* Recorded information:
· · · ·
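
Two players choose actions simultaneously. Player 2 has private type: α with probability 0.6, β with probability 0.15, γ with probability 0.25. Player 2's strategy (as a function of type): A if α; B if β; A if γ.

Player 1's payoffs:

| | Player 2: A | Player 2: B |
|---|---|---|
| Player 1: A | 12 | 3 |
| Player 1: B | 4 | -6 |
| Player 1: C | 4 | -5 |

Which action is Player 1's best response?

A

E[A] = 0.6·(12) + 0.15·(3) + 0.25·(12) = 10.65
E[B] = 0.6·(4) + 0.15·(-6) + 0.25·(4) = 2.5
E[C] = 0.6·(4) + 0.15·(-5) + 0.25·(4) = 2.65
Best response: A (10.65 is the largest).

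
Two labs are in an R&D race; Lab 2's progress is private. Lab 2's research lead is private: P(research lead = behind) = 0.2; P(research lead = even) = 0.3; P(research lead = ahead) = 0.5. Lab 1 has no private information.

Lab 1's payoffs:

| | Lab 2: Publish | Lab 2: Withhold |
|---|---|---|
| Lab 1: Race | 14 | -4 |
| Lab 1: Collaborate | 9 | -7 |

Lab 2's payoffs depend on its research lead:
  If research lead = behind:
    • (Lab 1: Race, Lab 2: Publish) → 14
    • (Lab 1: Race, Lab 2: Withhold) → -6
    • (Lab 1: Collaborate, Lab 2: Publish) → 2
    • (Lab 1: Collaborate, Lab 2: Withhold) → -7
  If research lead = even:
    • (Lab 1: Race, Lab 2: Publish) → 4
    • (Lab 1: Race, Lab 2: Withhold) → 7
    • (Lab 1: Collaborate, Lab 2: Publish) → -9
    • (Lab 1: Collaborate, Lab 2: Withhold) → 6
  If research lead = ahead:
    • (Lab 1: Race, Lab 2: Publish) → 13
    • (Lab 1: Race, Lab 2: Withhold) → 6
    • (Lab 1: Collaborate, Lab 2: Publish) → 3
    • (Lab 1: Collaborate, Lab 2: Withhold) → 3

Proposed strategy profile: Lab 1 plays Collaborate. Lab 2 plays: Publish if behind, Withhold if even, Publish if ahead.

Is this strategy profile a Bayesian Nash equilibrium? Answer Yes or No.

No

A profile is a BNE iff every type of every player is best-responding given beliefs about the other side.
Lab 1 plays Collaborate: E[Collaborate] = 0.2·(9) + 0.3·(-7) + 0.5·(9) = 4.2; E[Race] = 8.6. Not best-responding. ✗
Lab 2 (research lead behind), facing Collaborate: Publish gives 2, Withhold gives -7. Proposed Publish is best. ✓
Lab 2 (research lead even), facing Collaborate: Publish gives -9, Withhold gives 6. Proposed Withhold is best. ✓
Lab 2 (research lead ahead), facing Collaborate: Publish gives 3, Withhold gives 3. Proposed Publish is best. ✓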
· · · ·
* Exercise:
Set down the records again, exactly.

* Written reply:
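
Two players choose actions simultaneously. Player 2 has private type: α with probability 0.6, β with probability 0.15, γ with probability 0.25. Player 2's strategy (as a function of type): A if α; B if β; A if γ.

Player 1's payoffs:

| | Player 2: A | Player 2: B |
|---|---|---|
| Player 1: A | 12 | 3 |
| Player 1: B | 4 | -6 |
| Player 1: C | 4 | -5 |

Which action is Player 1's best response?

A

E[A] = 0.6·(12) + 0.15·(3) + 0.25·(12) = 10.65
E[B] = 0.6·(4) + 0.15·(-6) + 0.25·(4) = 2.5
E[C] = 0.6·(4) + 0.15·(-5) + 0.25·(4) = 2.65
Best response: A (10.65 is the largest).

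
Two labs are in an R&D race; Lab 2's progress is private. Lab 2's research lead is private: P(research lead = behind) = 0.2; P(research lead = even) = 0.3; P(research lead = ahead) = 0.5. Lab 1 has no private information.

Lab 1's payoffs:

| | Lab 2: Publish | Lab 2: Withhold |
|---|---|---|
| Lab 1: Race | 14 | -4 |
| Lab 1: Collaborate | 9 | -7 |

Lab 2's payoffs depend on its research lead:
  If research lead = behind:
    • (Lab 1: Race, Lab 2: Publish) → 14
    • (Lab 1: Race, Lab 2: Withhold) → -6
    • (Lab 1: Collaborate, Lab 2: Publish) → 2
    • (Lab 1: Collaborate, Lab 2: Withhold) → -7
  If research lead = even:
    • (Lab 1: Race, Lab 2: Publish) → 4
    • (Lab 1: Race, Lab 2: Withhold) → 7
    • (Lab 1: Collaborate, Lab 2: Publish) → -9
    • (Lab 1: Collaborate, Lab 2: Withhold) → 6
  If research lead = ahead:
    • (Lab 1: Race, Lab 2: Publish) → 13
    • (Lab 1: Race, Lab 2: Withhold) → 6
    • (Lab 1: Collaborate, Lab 2: Publish) → 3
    • (Lab 1: Collaborate, Lab 2: Withhold) → 3

Proposed strategy profile: Lab 1 plays Collaborate. Lab 2 plays: Publish if behind, Withhold if even, Publish if ahead.

Is this strategy profile a Bayesian Nash equilibrium? Answer Yes or No.

No

A profile is a BNE iff every type of every player is best-responding given beliefs about the other side.
Lab 1 plays Collaborate: E[Collaborate] = 0.2·(9) + 0.3·(-7) + 0.5·(9) = 4.2; E[Race] = 8.6. Not best-responding. ✗
Lab 2 (research lead behind), facing Collaborate: Publish gives 2, Withhold gives -7. Proposed Publish is best. ✓
Lab 2 (research lead even), facing Collaborate: Publish gives -9, Withhold gives 6. Proposed Withhold is best. ✓
Lab 2 (research lead ahead), facing Collaborate: Publish gives 3, Withhold gives 3. Proposed Publish is best. ✓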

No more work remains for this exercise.